Stored dataset items:
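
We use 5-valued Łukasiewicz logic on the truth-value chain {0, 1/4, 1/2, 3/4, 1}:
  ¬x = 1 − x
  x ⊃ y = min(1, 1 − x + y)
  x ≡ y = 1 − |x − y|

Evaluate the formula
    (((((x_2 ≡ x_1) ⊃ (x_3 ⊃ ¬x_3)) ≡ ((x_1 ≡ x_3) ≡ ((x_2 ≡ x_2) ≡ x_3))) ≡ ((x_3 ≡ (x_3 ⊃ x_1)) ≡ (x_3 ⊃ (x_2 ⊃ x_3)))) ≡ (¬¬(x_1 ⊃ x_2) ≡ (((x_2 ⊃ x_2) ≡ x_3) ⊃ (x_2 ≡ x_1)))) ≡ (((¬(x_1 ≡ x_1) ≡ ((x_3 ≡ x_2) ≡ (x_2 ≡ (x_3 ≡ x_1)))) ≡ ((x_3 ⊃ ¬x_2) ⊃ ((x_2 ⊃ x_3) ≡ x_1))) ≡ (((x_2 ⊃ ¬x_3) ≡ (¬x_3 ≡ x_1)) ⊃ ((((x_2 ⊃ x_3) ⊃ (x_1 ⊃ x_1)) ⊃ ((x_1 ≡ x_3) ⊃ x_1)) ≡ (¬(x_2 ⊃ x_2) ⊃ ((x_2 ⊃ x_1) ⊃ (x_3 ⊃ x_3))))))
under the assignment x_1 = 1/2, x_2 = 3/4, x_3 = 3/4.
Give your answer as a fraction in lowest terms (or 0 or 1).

1/4

x_2 ≡ x_1 = 3/4 ≡ 1/2 = 3/4
¬x_3 = ¬3/4 = 1/4
x_3 ⊃ ¬x_3 = 3/4 ⊃ 1/4 = 1/2
(x_2 ≡ x_1) ⊃ (x_3 ⊃ ¬x_3) = 3/4 ⊃ 1/2 = 3/4
x_1 ≡ x_3 = 1/2 ≡ 3/4 = 3/4
x_2 ≡ x_2 = 3/4 ≡ 3/4 = 1
(x_2 ≡ x_2) ≡ x_3 = 1 ≡ 3/4 = 3/4
(x_1 ≡ x_3) ≡ ((x_2 ≡ x_2) ≡ x_3) = 3/4 ≡ 3/4 = 1
((x_2 ≡ x_1) ⊃ (x_3 ⊃ ¬x_3)) ≡ ((x_1 ≡ x_3) ≡ ((x_2 ≡ x_2) ≡ x_3)) = 3/4 ≡ 1 = 3/4
x_3 ⊃ x_1 = 3/4 ⊃ 1/2 = 3/4
x_3 ≡ (x_3 ⊃ x_1) = 3/4 ≡ 3/4 = 1
x_2 ⊃ x_3 = 3/4 ⊃ 3/4 = 1
x_3 ⊃ (x_2 ⊃ x_3) = 3/4 ⊃ 1 = 1
(x_3 ≡ (x_3 ⊃ x_1)) ≡ (x_3 ⊃ (x_2 ⊃ x_3)) = 1 ≡ 1 = 1
(((x_2 ≡ x_1) ⊃ (x_3 ⊃ ¬x_3)) ≡ ((x_1 ≡ x_3) ≡ ((x_2 ≡ x_2) ≡ x_3))) ≡ ((x_3 ≡ (x_3 ⊃ x_1)) ≡ (x_3 ⊃ (x_2 ⊃ x_3))) = 3/4 ≡ 1 = 3/4
x_1 ⊃ x_2 = 1/2 ⊃ 3/4 = 1
¬(x_1 ⊃ x_2) = ¬1 = 0
¬¬(x_1 ⊃ x_2) = ¬0 = 1
x_2 ⊃ x_2 = 3/4 ⊃ 3/4 = 1
(x_2 ⊃ x_2) ≡ x_3 = 1 ≡ 3/4 = 3/4
x_2 ≡ x_1 = 3/4 ≡ 1/2 = 3/4
((x_2 ⊃ x_2) ≡ x_3) ⊃ (x_2 ≡ x_1) = 3/4 ⊃ 3/4 = 1
¬¬(x_1 ⊃ x_2) ≡ (((x_2 ⊃ x_2) ≡ x_3) ⊃ (x_2 ≡ x_1)) = 1 ≡ 1 = 1
((((x_2 ≡ x_1) ⊃ (x_3 ⊃ ¬x_3)) ≡ ((x_1 ≡ x_3) ≡ ((x_2 ≡ x_2) ≡ x_3))) ≡ ((x_3 ≡ (x_3 ⊃ x_1)) ≡ (x_3 ⊃ (x_2 ⊃ x_3)))) ≡ (¬¬(x_1 ⊃ x_2) ≡ (((x_2 ⊃ x_2) ≡ x_3) ⊃ (x_2 ≡ x_1))) = 3/4 ≡ 1 = 3/4
x_1 ≡ x_1 = 1/2 ≡ 1/2 = 1
¬(x_1 ≡ x_1) = ¬1 = 0
x_3 ≡ x_2 = 3/4 ≡ 3/4 = 1
x_3 ≡ x_1 = 3/4 ≡ 1/2 = 3/4
x_2 ≡ (x_3 ≡ x_1) = 3/4 ≡ 3/4 = 1
(x_3 ≡ x_2) ≡ (x_2 ≡ (x_3 ≡ x_1)) = 1 ≡ 1 = 1
¬(x_1 ≡ x_1) ≡ ((x_3 ≡ x_2) ≡ (x_2 ≡ (x_3 ≡ x_1))) = 0 ≡ 1 = 0
¬x_2 = ¬3/4 = 1/4
x_3 ⊃ ¬x_2 = 3/4 ⊃ 1/4 = 1/2
x_2 ⊃ x_3 = 3/4 ⊃ 3/4 = 1
(x_2 ⊃ x_3) ≡ x_1 = 1 ≡ 1/2 = 1/2
(x_3 ⊃ ¬x_2) ⊃ ((x_2 ⊃ x_3) ≡ x_1) = 1/2 ⊃ 1/2 = 1
(¬(x_1 ≡ x_1) ≡ ((x_3 ≡ x_2) ≡ (x_2 ≡ (x_3 ≡ x_1)))) ≡ ((x_3 ⊃ ¬x_2) ⊃ ((x_2 ⊃ x_3) ≡ x_1)) = 0 ≡ 1 = 0
¬x_3 = ¬3/4 = 1/4
x_2 ⊃ ¬x_3 = 3/4 ⊃ 1/4 = 1/2
¬x_3 = ¬3/4 = 1/4
¬x_3 ≡ x_1 = 1/4 ≡ 1/2 = 3/4
(x_2 ⊃ ¬x_3) ≡ (¬x_3 ≡ x_1) = 1/2 ≡ 3/4 = 3/4
x_2 ⊃ x_3 = 3/4 ⊃ 3/4 = 1
x_1 ⊃ x_1 = 1/2 ⊃ 1/2 = 1
(x_2 ⊃ x_3) ⊃ (x_1 ⊃ x_1) = 1 ⊃ 1 = 1
x_1 ≡ x_3 = 1/2 ≡ 3/4 = 3/4
(x_1 ≡ x_3) ⊃ x_1 = 3/4 ⊃ 1/2 = 3/4
((x_2 ⊃ x_3) ⊃ (x_1 ⊃ x_1)) ⊃ ((x_1 ≡ x_3) ⊃ x_1) = 1 ⊃ 3/4 = 3/4
x_2 ⊃ x_2 = 3/4 ⊃ 3/4 = 1
¬(x_2 ⊃ x_2) = ¬1 = 0
x_2 ⊃ x_1 = 3/4 ⊃ 1/2 = 3/4
x_3 ⊃ x_3 = 3/4 ⊃ 3/4 = 1
(x_2 ⊃ x_1) ⊃ (x_3 ⊃ x_3) = 3/4 ⊃ 1 = 1
¬(x_2 ⊃ x_2) ⊃ ((x_2 ⊃ x_1) ⊃ (x_3 ⊃ x_3)) = 0 ⊃ 1 = 1
(((x_2 ⊃ x_3) ⊃ (x_1 ⊃ x_1)) ⊃ ((x_1 ≡ x_3) ⊃ x_1)) ≡ (¬(x_2 ⊃ x_2) ⊃ ((x_2 ⊃ x_1) ⊃ (x_3 ⊃ x_3))) = 3/4 ≡ 1 = 3/4
((x_2 ⊃ ¬x_3) ≡ (¬x_3 ≡ x_1)) ⊃ ((((x_2 ⊃ x_3) ⊃ (x_1 ⊃ x_1)) ⊃ ((x_1 ≡ x_3) ⊃ x_1)) ≡ (¬(x_2 ⊃ x_2) ⊃ ((x_2 ⊃ x_1) ⊃ (x_3 ⊃ x_3)))) = 3/4 ⊃ 3/4 = 1
((¬(x_1 ≡ x_1) ≡ ((x_3 ≡ x_2) ≡ (x_2 ≡ (x_3 ≡ x_1)))) ≡ ((x_3 ⊃ ¬x_2) ⊃ ((x_2 ⊃ x_3) ≡ x_1))) ≡ (((x_2 ⊃ ¬x_3) ≡ (¬x_3 ≡ x_1)) ⊃ ((((x_2 ⊃ x_3) ⊃ (x_1 ⊃ x_1)) ⊃ ((x_1 ≡ x_3) ⊃ x_1)) ≡ (¬(x_2 ⊃ x_2) ⊃ ((x_2 ⊃ x_1) ⊃ (x_3 ⊃ x_3))))) = 0 ≡ 1 = 0
(((((x_2 ≡ x_1) ⊃ (x_3 ⊃ ¬x_3)) ≡ ((x_1 ≡ x_3) ≡ ((x_2 ≡ x_2) ≡ x_3))) ≡ ((x_3 ≡ (x_3 ⊃ x_1)) ≡ (x_3 ⊃ (x_2 ⊃ x_3)))) ≡ (¬¬(x_1 ⊃ x_2) ≡ (((x_2 ⊃ x_2) ≡ x_3) ⊃ (x_2 ≡ x_1)))) ≡ (((¬(x_1 ≡ x_1) ≡ ((x_3 ≡ x_2) ≡ (x_2 ≡ (x_3 ≡ x_1)))) ≡ ((x_3 ⊃ ¬x_2) ⊃ ((x_2 ⊃ x_3) ≡ x_1))) ≡ (((x_2 ⊃ ¬x_3) ≡ (¬x_3 ≡ x_1)) ⊃ ((((x_2 ⊃ x_3) ⊃ (x_1 ⊃ x_1)) ⊃ ((x_1 ≡ x_3) ⊃ x_1)) ≡ (¬(x_2 ⊃ x_2) ⊃ ((x_2 ⊃ x_1) ⊃ (x_3 ⊃ x_3)))))) = 3/4 ≡ 0 = 1/4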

ASSIGNMENT:
Print exactly the lines above, between the one holding "x ⊃ y = min(1, 1 − x + y)" and the one holding "under the assignment", inclusive, and nothing besides.

TASK RESULT:
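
  x ⊃ y = min(1, 1 − x + y)
  x ≡ y = 1 − |x − y|

Evaluate the formula
    (((((x_2 ≡ x_1) ⊃ (x_3 ⊃ ¬x_3)) ≡ ((x_1 ≡ x_3) ≡ ((x_2 ≡ x_2) ≡ x_3))) ≡ ((x_3 ≡ (x_3 ⊃ x_1)) ≡ (x_3 ⊃ (x_2 ⊃ x_3)))) ≡ (¬¬(x_1 ⊃ x_2) ≡ (((x_2 ⊃ x_2) ≡ x_3) ⊃ (x_2 ≡ x_1)))) ≡ (((¬(x_1 ≡ x_1) ≡ ((x_3 ≡ x_2) ≡ (x_2 ≡ (x_3 ≡ x_1)))) ≡ ((x_3 ⊃ ¬x_2) ⊃ ((x_2 ⊃ x_3) ≡ x_1))) ≡ (((x_2 ⊃ ¬x_3) ≡ (¬x_3 ≡ x_1)) ⊃ ((((x_2 ⊃ x_3) ⊃ (x_1 ⊃ x_1)) ⊃ ((x_1 ≡ x_3) ⊃ x_1)) ≡ (¬(x_2 ⊃ x_2) ⊃ ((x_2 ⊃ x_1) ⊃ (x_3 ⊃ x_3))))))
under the assignment x_1 = 1/2, x_2 = 3/4, x_3 = 3/4.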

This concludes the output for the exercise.